*What is expected:*
From the listing below, copy only the lines running from the line that contains "Find all 6th" to the line that contains "to exponential form", both included.
(Provided records Opens)
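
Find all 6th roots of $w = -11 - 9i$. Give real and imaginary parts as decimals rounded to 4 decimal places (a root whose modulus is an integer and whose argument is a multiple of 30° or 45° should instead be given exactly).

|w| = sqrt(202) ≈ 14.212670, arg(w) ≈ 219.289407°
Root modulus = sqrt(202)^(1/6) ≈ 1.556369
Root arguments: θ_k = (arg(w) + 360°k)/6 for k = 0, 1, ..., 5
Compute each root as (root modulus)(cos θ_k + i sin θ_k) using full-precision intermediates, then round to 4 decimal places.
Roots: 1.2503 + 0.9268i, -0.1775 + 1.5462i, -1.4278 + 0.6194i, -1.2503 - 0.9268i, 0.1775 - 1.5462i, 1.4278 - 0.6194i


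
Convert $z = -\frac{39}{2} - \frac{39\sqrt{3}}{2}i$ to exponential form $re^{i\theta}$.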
(Provided records Closes)
(Provided records Opens)
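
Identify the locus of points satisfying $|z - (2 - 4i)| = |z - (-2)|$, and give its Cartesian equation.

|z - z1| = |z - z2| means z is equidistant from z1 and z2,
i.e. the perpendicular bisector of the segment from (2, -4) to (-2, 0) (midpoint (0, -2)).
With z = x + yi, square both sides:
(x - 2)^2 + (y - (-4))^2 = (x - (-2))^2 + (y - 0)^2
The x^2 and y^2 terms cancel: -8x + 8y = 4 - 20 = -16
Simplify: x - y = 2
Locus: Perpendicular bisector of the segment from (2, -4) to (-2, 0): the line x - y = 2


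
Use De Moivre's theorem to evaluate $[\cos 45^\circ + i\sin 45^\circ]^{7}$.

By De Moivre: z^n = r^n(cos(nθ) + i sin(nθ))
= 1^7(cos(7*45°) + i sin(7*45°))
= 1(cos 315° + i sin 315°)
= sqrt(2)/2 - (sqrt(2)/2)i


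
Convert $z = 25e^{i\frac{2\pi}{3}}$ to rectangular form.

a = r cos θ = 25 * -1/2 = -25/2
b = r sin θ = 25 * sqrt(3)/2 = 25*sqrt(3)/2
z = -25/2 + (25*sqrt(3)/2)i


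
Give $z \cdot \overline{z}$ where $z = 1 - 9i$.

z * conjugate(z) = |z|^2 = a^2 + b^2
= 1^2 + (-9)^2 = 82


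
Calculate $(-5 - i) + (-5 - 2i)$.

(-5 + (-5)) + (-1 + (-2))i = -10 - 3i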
(Provided records Closes)
(Provided records Opens)
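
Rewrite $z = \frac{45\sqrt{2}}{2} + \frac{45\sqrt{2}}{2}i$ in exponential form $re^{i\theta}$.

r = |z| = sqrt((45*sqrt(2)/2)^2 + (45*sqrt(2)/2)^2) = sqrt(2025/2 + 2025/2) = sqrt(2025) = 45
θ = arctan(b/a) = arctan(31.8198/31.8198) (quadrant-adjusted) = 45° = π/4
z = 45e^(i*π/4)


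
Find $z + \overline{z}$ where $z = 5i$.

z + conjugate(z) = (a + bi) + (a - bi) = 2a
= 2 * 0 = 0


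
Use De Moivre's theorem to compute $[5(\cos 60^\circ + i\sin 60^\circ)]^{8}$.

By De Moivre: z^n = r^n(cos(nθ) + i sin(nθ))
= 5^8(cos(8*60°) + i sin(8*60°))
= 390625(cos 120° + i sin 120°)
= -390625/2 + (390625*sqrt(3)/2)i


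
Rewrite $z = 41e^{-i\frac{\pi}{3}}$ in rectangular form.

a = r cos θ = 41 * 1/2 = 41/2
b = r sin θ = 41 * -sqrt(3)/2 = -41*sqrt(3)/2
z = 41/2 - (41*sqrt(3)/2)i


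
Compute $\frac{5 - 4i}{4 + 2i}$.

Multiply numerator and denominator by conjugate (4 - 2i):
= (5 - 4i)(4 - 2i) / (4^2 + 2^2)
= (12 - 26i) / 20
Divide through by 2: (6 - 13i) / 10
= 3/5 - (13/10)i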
(Provided records Closes)
*Written solution:*
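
Find all 6th roots of $w = -11 - 9i$. Give real and imaginary parts as decimals rounded to 4 decimal places (a root whose modulus is an integer and whose argument is a multiple of 30° or 45° should instead be given exactly).

|w| = sqrt(202) ≈ 14.212670, arg(w) ≈ 219.289407°
Root modulus = sqrt(202)^(1/6) ≈ 1.556369
Root arguments: θ_k = (arg(w) + 360°k)/6 for k = 0, 1, ..., 5
Compute each root as (root modulus)(cos θ_k + i sin θ_k) using full-precision intermediates, then round to 4 decimal places.
Roots: 1.2503 + 0.9268i, -0.1775 + 1.5462i, -1.4278 + 0.6194i, -1.2503 - 0.9268i, 0.1775 - 1.5462i, 1.4278 - 0.6194i


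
Convert $z = -\frac{39}{2} - \frac{39\sqrt{3}}{2}i$ to exponential form $re^{i\theta}$.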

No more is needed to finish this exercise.